=== YOUR TASK ===
Make an exact copy of the lines starting at the top of the listing below and ending at the line that contains "Answer: -308449/2865026793 ≈ -0.00010766", inclusive.

=== RECORDS SUPPLIED ===

Content starts

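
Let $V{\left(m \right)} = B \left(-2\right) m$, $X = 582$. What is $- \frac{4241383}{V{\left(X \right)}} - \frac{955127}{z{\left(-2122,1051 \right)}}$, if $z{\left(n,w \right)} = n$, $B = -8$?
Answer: $- \frac{53036051}{9880032} \approx -5.368$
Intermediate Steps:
$V{\left(m \right)} = 16 m$ ($V{\left(m \right)} = \left(-8\right) \left(-2\right) m = 16 m$)
$- \frac{4241383}{V{\left(X \right)}} - \frac{955127}{z{\left(-2122,1051 \right)}} = - \frac{4241383}{16 \cdot 582} - \frac{955127}{-2122} = - \frac{4241383}{9312} - - \frac{955127}{2122} = \left(-4241383\right) \frac{1}{9312} + \frac{955127}{2122} = - \frac{4241383}{9312} + \frac{955127}{2122} = - \frac{53036051}{9880032}$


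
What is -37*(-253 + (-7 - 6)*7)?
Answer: 12728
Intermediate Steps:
-37*(-253 + (-7 - 6)*7) = -37*(-253 - 13*7) = -37*(-253 - 91) = -37*(-344) = 12728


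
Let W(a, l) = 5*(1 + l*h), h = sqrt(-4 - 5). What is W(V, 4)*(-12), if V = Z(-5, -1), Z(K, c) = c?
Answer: -60 - 720*I ≈ -60.0 - 720.0*I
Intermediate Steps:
V = -1
h = 3*I (h = sqrt(-9) = 3*I ≈ 3.0*I)
W(a, l) = 5 + 15*I*l (W(a, l) = 5*(1 + l*(3*I)) = 5*(1 + 3*I*l) = 5 + 15*I*l)
W(V, 4)*(-12) = (5 + 15*I*4)*(-12) = (5 + 60*I)*(-12) = -60 - 720*I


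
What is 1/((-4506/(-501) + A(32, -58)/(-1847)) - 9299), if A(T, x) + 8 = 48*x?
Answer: -308449/2865026793 ≈ -0.00010766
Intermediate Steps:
A(T, x) = -8 + 48*x
1/((-4506/(-501) + A(32, -58)/(-1847)) - 9299) = 1/((-4506/(-501) + (-8 + 48*(-58))/(-1847)) - 9299) = 1/((-4506*(-1/501) + (-8 - 2784)*(-1/1847)) - 9299) = 1/((1502/167 - 2792*(-1/1847)) - 9299) = 1/((1502/167 + 2792/1847) - 9299) = 1/(3240458/308449 - 9299) = 1/(-2865026793/308449) = -308449/2865026793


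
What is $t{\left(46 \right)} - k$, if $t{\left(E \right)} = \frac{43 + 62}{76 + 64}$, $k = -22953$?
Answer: $\frac{91815}{4} \approx 22954.0$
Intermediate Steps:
$t{\left(E \right)} = \frac{3}{4}$ ($t{\left(E \right)} = \frac{105}{140} = 105 \cdot \frac{1}{140} = \frac{3}{4}$)
$t{\left(46 \right)} - k = \frac{3}{4} - -22953 = \frac{3}{4} + 22953 = \frac{91815}{4}$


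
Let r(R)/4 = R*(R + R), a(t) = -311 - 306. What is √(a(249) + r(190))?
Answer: √288183 ≈ 536.83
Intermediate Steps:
a(t) = -617
r(R) = 8*R² (r(R) = 4*(R*(R + R)) = 4*(R*(2*R)) = 4*(2*R²) = 8*R²)
√(a(249) + r(190)) = √(-617 + 8*190²) = √(-617 + 8*36100) = √(-617 + 288800) = √288183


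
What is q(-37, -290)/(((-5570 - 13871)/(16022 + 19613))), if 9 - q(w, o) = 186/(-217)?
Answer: -2458815/136087 ≈ -18.068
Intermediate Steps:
q(w, o) = 69/7 (q(w, o) = 9 - 186/(-217) = 9 - 186*(-1)/217 = 9 - 1*(-6/7) = 9 + 6/7 = 69/7)
q(-37, -290)/(((-5570 - 13871)/(16022 + 19613))) = 69/(7*(((-5570 - 13871)/(16022 + 19613)))) = 69/(7*((-19441/35635))) = 69/(7*((-19441*1/35635))) = 69/(7*(-19441/35635)) = (69/7)*(-35635/19441) = -2458815/136087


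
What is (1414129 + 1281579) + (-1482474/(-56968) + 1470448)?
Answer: 118669528741/28484 ≈ 4.1662e+6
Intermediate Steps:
(1414129 + 1281579) + (-1482474/(-56968) + 1470448) = 2695708 + (-1482474*(-1/56968) + 1470448) = 2695708 + (741237/28484 + 1470448) = 2695708 + 41884982069/28484 = 118669528741/28484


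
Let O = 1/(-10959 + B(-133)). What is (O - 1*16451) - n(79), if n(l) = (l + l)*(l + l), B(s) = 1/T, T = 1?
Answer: -453825571/10958 ≈ -41415.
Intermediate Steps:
B(s) = 1 (B(s) = 1/1 = 1)
n(l) = 4*l² (n(l) = (2*l)*(2*l) = 4*l²)
O = -1/10958 (O = 1/(-10959 + 1) = 1/(-10958) = -1/10958 ≈ -9.1258e-5)
(O - 1*16451) - n(79) = (-1/10958 - 1*16451) - 4*79² = (-1/10958 - 16451) - 4*6241 = -180270059/10958 - 1*24964 = -180270059/10958 - 24964 = -453825571/10958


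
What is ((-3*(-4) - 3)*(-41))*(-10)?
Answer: 3690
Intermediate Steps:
((-3*(-4) - 3)*(-41))*(-10) = ((12 - 3)*(-41))*(-10) = (9*(-41))*(-10) = -369*(-10) = 3690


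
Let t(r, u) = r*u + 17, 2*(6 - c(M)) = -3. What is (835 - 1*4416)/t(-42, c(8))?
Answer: 3581/298 ≈ 12.017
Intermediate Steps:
c(M) = 15/2 (c(M) = 6 - ½*(-3) = 6 + 3/2 = 15/2)
t(r, u) = 17 + r*u
(835 - 1*4416)/t(-42, c(8)) = (835 - 1*4416)/(17 - 42*15/2) = (835 - 4416)/(17 - 315) = -3581/(-298) = -3581*(-1/298) = 3581/298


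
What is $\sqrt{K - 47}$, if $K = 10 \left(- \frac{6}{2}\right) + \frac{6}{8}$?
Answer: $\frac{i \sqrt{305}}{2} \approx 8.7321 i$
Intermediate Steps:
$K = - \frac{117}{4}$ ($K = 10 \left(\left(-6\right) \frac{1}{2}\right) + 6 \cdot \frac{1}{8} = 10 \left(-3\right) + \frac{3}{4} = -30 + \frac{3}{4} = - \frac{117}{4} \approx -29.25$)
$\sqrt{K - 47} = \sqrt{- \frac{117}{4} - 47} = \sqrt{- \frac{305}{4}} = \frac{i \sqrt{305}}{2}$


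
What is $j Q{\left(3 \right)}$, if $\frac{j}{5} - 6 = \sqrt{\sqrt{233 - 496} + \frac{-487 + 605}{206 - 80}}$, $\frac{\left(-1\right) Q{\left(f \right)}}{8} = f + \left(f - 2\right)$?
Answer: $-960 - \frac{160 \sqrt{413 + 441 i \sqrt{263}}}{21} \approx -1428.9 - 442.65 i$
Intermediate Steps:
$Q{\left(f \right)} = 16 - 16 f$ ($Q{\left(f \right)} = - 8 \left(f + \left(f - 2\right)\right) = - 8 \left(f + \left(-2 + f\right)\right) = - 8 \left(-2 + 2 f\right) = 16 - 16 f$)
$j = 30 + 5 \sqrt{\frac{59}{63} + i \sqrt{263}}$ ($j = 30 + 5 \sqrt{\sqrt{233 - 496} + \frac{-487 + 605}{206 - 80}} = 30 + 5 \sqrt{\sqrt{-263} + \frac{118}{126}} = 30 + 5 \sqrt{i \sqrt{263} + 118 \cdot \frac{1}{126}} = 30 + 5 \sqrt{i \sqrt{263} + \frac{59}{63}} = 30 + 5 \sqrt{\frac{59}{63} + i \sqrt{263}} \approx 44.655 + 13.833 i$)
$j Q{\left(3 \right)} = \left(30 + \frac{5 \sqrt{413 + 441 i \sqrt{263}}}{21}\right) \left(16 - 48\right) = \left(30 + \frac{5 \sqrt{413 + 441 i \sqrt{263}}}{21}\right) \left(-32\right) = -960 - \frac{160 \sqrt{413 + 441 i \sqrt{263}}}{21}$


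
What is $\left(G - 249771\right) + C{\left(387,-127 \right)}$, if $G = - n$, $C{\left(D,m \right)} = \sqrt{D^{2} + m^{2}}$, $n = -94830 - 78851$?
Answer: $-76090 + \sqrt{165898} \approx -75683.0$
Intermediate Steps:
$n = -173681$
$G = 173681$ ($G = \left(-1\right) \left(-173681\right) = 173681$)
$\left(G - 249771\right) + C{\left(387,-127 \right)} = \left(173681 - 249771\right) + \sqrt{387^{2} + \left(-127\right)^{2}} = -76090 + \sqrt{149769 + 16129} = -76090 + \sqrt{165898}$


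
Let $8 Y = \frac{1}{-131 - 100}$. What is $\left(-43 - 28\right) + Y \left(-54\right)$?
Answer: $- \frac{21859}{308} \approx -70.971$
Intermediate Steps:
$Y = - \frac{1}{1848}$ ($Y = \frac{1}{8 \left(-131 - 100\right)} = \frac{1}{8 \left(-231\right)} = \frac{1}{8} \left(- \frac{1}{231}\right) = - \frac{1}{1848} \approx -0.00054113$)
$\left(-43 - 28\right) + Y \left(-54\right) = \left(-43 - 28\right) - - \frac{9}{308} = -71 + \frac{9}{308} = - \frac{21859}{308}$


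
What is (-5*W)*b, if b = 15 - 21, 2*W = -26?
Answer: -390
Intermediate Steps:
W = -13 (W = (½)*(-26) = -13)
b = -6
(-5*W)*b = -5*(-13)*(-6) = 65*(-6) = -390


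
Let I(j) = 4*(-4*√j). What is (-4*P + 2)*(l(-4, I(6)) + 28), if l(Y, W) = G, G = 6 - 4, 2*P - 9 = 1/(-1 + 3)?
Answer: -510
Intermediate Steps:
P = 19/4 (P = 9/2 + 1/(2*(-1 + 3)) = 9/2 + (½)/2 = 9/2 + (½)*(½) = 9/2 + ¼ = 19/4 ≈ 4.7500)
G = 2
I(j) = -16*√j
l(Y, W) = 2
(-4*P + 2)*(l(-4, I(6)) + 28) = (-4*19/4 + 2)*(2 + 28) = (-19 + 2)*30 = -17*30 = -510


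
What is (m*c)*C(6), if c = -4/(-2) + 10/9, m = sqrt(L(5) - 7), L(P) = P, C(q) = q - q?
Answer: 0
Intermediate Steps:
C(q) = 0
m = I*sqrt(2) (m = sqrt(5 - 7) = sqrt(-2) = I*sqrt(2) ≈ 1.4142*I)
c = 28/9 (c = -4*(-1/2) + 10*(1/9) = 2 + 10/9 = 28/9 ≈ 3.1111)
(m*c)*C(6) = ((I*sqrt(2))*(28/9))*0 = (28*I*sqrt(2)/9)*0 = 0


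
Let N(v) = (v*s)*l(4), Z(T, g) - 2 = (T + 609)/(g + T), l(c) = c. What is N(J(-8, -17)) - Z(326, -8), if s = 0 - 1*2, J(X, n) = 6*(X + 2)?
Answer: 90013/318 ≈ 283.06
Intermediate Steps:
J(X, n) = 12 + 6*X (J(X, n) = 6*(2 + X) = 12 + 6*X)
Z(T, g) = 2 + (609 + T)/(T + g) (Z(T, g) = 2 + (T + 609)/(g + T) = 2 + (609 + T)/(T + g))
s = -2 (s = 0 - 2 = -2)
N(v) = -8*v (N(v) = (v*(-2))*4 = -2*v*4 = -8*v)
N(J(-8, -17)) - Z(326, -8) = -8*(12 + 6*(-8)) - (609 + 2*(-8) + 3*326)/(326 - 8) = -8*(12 - 48) - (609 - 16 + 978)/318 = -8*(-36) - 1571/318 = 288 - 1*1571/318 = 288 - 1571/318 = 90013/318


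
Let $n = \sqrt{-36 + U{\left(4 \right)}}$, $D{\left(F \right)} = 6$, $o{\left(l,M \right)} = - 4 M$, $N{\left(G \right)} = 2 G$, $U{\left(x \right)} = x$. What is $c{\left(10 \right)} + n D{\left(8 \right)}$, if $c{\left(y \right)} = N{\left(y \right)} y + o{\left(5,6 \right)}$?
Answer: $176 + 24 i \sqrt{2} \approx 176.0 + 33.941 i$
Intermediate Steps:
$c{\left(y \right)} = -24 + 2 y^{2}$ ($c{\left(y \right)} = 2 y y - 24 = 2 y^{2} - 24 = -24 + 2 y^{2}$)
$n = 4 i \sqrt{2}$ ($n = \sqrt{-36 + 4} = \sqrt{-32} = 4 i \sqrt{2} \approx 5.6569 i$)
$c{\left(10 \right)} + n D{\left(8 \right)} = \left(-24 + 2 \cdot 10^{2}\right) + 4 i \sqrt{2} \cdot 6 = \left(-24 + 2 \cdot 100\right) + 24 i \sqrt{2} = \left(-24 + 200\right) + 24 i \sqrt{2} = 176 + 24 i \sqrt{2}$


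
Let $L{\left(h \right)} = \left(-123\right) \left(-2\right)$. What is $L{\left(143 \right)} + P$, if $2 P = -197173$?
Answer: $- \frac{196681}{2} \approx -98341.0$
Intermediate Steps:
$L{\left(h \right)} = 246$
$P = - \frac{197173}{2}$ ($P = \frac{1}{2} \left(-197173\right) = - \frac{197173}{2} \approx -98587.0$)
$L{\left(143 \right)} + P = 246 - \frac{197173}{2} = - \frac{196681}{2}$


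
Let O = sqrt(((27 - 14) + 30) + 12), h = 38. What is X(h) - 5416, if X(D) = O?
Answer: -5416 + sqrt(55) ≈ -5408.6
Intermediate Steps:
O = sqrt(55) (O = sqrt((13 + 30) + 12) = sqrt(43 + 12) = sqrt(55) ≈ 7.4162)
X(D) = sqrt(55)
X(h) - 5416 = sqrt(55) - 5416 = -5416 + sqrt(55)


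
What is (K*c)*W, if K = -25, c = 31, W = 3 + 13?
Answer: -12400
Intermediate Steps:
W = 16
(K*c)*W = -25*31*16 = -775*16 = -12400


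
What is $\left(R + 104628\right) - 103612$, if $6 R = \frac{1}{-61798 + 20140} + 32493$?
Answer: $\frac{1607540561}{249948} \approx 6431.5$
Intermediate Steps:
$R = \frac{1353593393}{249948}$ ($R = \frac{\frac{1}{-61798 + 20140} + 32493}{6} = \frac{\frac{1}{-41658} + 32493}{6} = \frac{- \frac{1}{41658} + 32493}{6} = \frac{1}{6} \cdot \frac{1353593393}{41658} = \frac{1353593393}{249948} \approx 5415.5$)
$\left(R + 104628\right) - 103612 = \left(\frac{1353593393}{249948} + 104628\right) - 103612 = \frac{27505152737}{249948} - 103612 = \frac{1607540561}{249948}$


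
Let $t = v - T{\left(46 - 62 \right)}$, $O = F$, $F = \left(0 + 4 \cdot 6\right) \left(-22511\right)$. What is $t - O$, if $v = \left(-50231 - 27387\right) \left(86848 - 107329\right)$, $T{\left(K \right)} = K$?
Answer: $1590234538$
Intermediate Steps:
$v = 1589694258$ ($v = \left(-77618\right) \left(-20481\right) = 1589694258$)
$F = -540264$ ($F = \left(0 + 24\right) \left(-22511\right) = 24 \left(-22511\right) = -540264$)
$O = -540264$
$t = 1589694274$ ($t = 1589694258 - \left(46 - 62\right) = 1589694258 - -16 = 1589694258 + 16 = 1589694274$)
$t - O = 1589694274 - -540264 = 1589694274 + 540264 = 1590234538$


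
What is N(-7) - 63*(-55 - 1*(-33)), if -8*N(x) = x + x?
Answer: 5551/4 ≈ 1387.8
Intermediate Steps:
N(x) = -x/4 (N(x) = -(x + x)/8 = -x/4)
N(-7) - 63*(-55 - 1*(-33)) = -¼*(-7) - 63*(-55 - 1*(-33)) = 7/4 - 63*(-55 + 33) = 7/4 - 63*(-22) = 7/4 + 1386 = 5551/4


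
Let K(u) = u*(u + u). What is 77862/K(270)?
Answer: 12977/24300 ≈ 0.53403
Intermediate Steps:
K(u) = 2*u**2 (K(u) = u*(2*u) = 2*u**2)
77862/K(270) = 77862/((2*270**2)) = 77862/((2*72900)) = 77862/145800 = 77862*(1/145800) = 12977/24300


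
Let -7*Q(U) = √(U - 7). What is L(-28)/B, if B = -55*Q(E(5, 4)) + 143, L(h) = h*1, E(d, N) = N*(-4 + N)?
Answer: -637/3322 + 35*I*√7/3322 ≈ -0.19175 + 0.027875*I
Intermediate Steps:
Q(U) = -√(-7 + U)/7 (Q(U) = -√(U - 7)/7 = -√(-7 + U)/7)
L(h) = h
B = 143 + 55*I*√7/7 (B = -(-55)*√(-7 + 4*(-4 + 4))/7 + 143 = -(-55)*√(-7 + 4*0)/7 + 143 = -(-55)*√(-7 + 0)/7 + 143 = -(-55)*√(-7)/7 + 143 = -(-55)*I*√7/7 + 143 = 55*I*√7/7 + 143 = 143 + 55*I*√7/7 ≈ 143.0 + 20.788*I)
L(-28)/B = -28/(143 + 55*I*√7/7)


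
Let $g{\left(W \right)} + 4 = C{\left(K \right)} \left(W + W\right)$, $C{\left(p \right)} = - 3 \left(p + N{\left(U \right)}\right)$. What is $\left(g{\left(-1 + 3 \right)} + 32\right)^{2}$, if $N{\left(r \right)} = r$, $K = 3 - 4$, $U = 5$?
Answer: $400$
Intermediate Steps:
$K = -1$ ($K = 3 - 4 = -1$)
$C{\left(p \right)} = -15 - 3 p$ ($C{\left(p \right)} = - 3 \left(p + 5\right) = - 3 \left(5 + p\right) = -15 - 3 p$)
$g{\left(W \right)} = -4 - 24 W$ ($g{\left(W \right)} = -4 + \left(-15 - -3\right) \left(W + W\right) = -4 + \left(-15 + 3\right) 2 W = -4 - 12 \cdot 2 W = -4 - 24 W$)
$\left(g{\left(-1 + 3 \right)} + 32\right)^{2} = \left(\left(-4 - 24 \left(-1 + 3\right)\right) + 32\right)^{2} = \left(\left(-4 - 48\right) + 32\right)^{2} = \left(-52 + 32\right)^{2} = \left(-20\right)^{2} = 400$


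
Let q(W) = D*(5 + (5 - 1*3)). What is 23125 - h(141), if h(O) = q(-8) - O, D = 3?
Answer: 23245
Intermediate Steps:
q(W) = 21 (q(W) = 3*(5 + (5 - 1*3)) = 3*(5 + (5 - 3)) = 3*(5 + 2) = 3*7 = 21)
h(O) = 21 - O
23125 - h(141) = 23125 - (21 - 1*141) = 23125 - (21 - 141) = 23125 - 1*(-120) = 23125 + 120 = 23245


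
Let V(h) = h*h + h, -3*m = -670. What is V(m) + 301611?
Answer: 3165409/9 ≈ 3.5171e+5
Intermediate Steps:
m = 670/3 (m = -⅓*(-670) = 670/3 ≈ 223.33)
V(h) = h + h² (V(h) = h² + h = h + h²)
V(m) + 301611 = 670*(1 + 670/3)/3 + 301611 = (670/3)*(673/3) + 301611 = 450910/9 + 301611 = 3165409/9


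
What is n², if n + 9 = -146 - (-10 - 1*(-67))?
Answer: 44944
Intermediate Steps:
n = -212 (n = -9 + (-146 - (-10 - 1*(-67))) = -9 + (-146 - (-10 + 67)) = -9 + (-146 - 1*57) = -9 + (-146 - 57) = -9 - 203 = -212)
n² = (-212)² = 44944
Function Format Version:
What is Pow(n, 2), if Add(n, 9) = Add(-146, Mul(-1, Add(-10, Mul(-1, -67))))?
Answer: 44944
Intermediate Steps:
n = -212 (n = Add(-9, Add(-146, Mul(-1, Add(-10, Mul(-1, -67))))) = Add(-9, Add(-146, Mul(-1, Add(-10, 67)))) = Add(-9, Add(-146, Mul(-1, 57))) = Add(-9, Add(-146, -57)) = Add(-9, -203) = -212)
Pow(n, 2) = Pow(-212, 2) = 44944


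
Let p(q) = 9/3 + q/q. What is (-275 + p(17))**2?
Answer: 73441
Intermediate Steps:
p(q) = 4 (p(q) = 9*(1/3) + 1 = 3 + 1 = 4)
(-275 + p(17))**2 = (-275 + 4)**2 = (-271)**2 = 73441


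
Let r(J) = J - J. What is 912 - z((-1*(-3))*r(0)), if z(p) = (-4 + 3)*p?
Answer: 912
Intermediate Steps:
r(J) = 0
z(p) = -p
912 - z((-1*(-3))*r(0)) = 912 - (-1)*-1*(-3)*0 = 912 - (-1)*3*0 = 912 - (-1)*0 = 912 - 1*0 = 912 + 0 = 912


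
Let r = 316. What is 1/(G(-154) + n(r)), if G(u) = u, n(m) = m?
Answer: 1/162 ≈ 0.0061728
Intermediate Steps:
1/(G(-154) + n(r)) = 1/(-154 + 316) = 1/162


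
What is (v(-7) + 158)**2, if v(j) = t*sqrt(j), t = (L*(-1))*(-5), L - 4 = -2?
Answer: 24264 + 3160*I*sqrt(7) ≈ 24264.0 + 8360.6*I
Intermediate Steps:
L = 2 (L = 4 - 2 = 2)
t = 10 (t = (2*(-1))*(-5) = -2*(-5) = 10)
v(j) = 10*sqrt(j)
(v(-7) + 158)**2 = (10*sqrt(-7) + 158)**2 = (10*(I*sqrt(7)) + 158)**2 = (10*I*sqrt(7) + 158)**2 = (158 + 10*I*sqrt(7))**2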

Content ends

=== TASK OUTPUT ===
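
Let $V{\left(m \right)} = B \left(-2\right) m$, $X = 582$. What is $- \frac{4241383}{V{\left(X \right)}} - \frac{955127}{z{\left(-2122,1051 \right)}}$, if $z{\left(n,w \right)} = n$, $B = -8$?
Answer: $- \frac{53036051}{9880032} \approx -5.368$
Intermediate Steps:
$V{\left(m \right)} = 16 m$ ($V{\left(m \right)} = \left(-8\right) \left(-2\right) m = 16 m$)
$- \frac{4241383}{V{\left(X \right)}} - \frac{955127}{z{\left(-2122,1051 \right)}} = - \frac{4241383}{16 \cdot 582} - \frac{955127}{-2122} = - \frac{4241383}{9312} - - \frac{955127}{2122} = \left(-4241383\right) \frac{1}{9312} + \frac{955127}{2122} = - \frac{4241383}{9312} + \frac{955127}{2122} = - \frac{53036051}{9880032}$


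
What is -37*(-253 + (-7 - 6)*7)?
Answer: 12728
Intermediate Steps:
-37*(-253 + (-7 - 6)*7) = -37*(-253 - 13*7) = -37*(-253 - 91) = -37*(-344) = 12728


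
Let W(a, l) = 5*(1 + l*h), h = sqrt(-4 - 5). What is W(V, 4)*(-12), if V = Z(-5, -1), Z(K, c) = c?
Answer: -60 - 720*I ≈ -60.0 - 720.0*I
Intermediate Steps:
V = -1
h = 3*I (h = sqrt(-9) = 3*I ≈ 3.0*I)
W(a, l) = 5 + 15*I*l (W(a, l) = 5*(1 + l*(3*I)) = 5*(1 + 3*I*l) = 5 + 15*I*l)
W(V, 4)*(-12) = (5 + 15*I*4)*(-12) = (5 + 60*I)*(-12) = -60 - 720*I


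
What is 1/((-4506/(-501) + A(32, -58)/(-1847)) - 9299), if A(T, x) + 8 = 48*x?
Answer: -308449/2865026793 ≈ -0.00010766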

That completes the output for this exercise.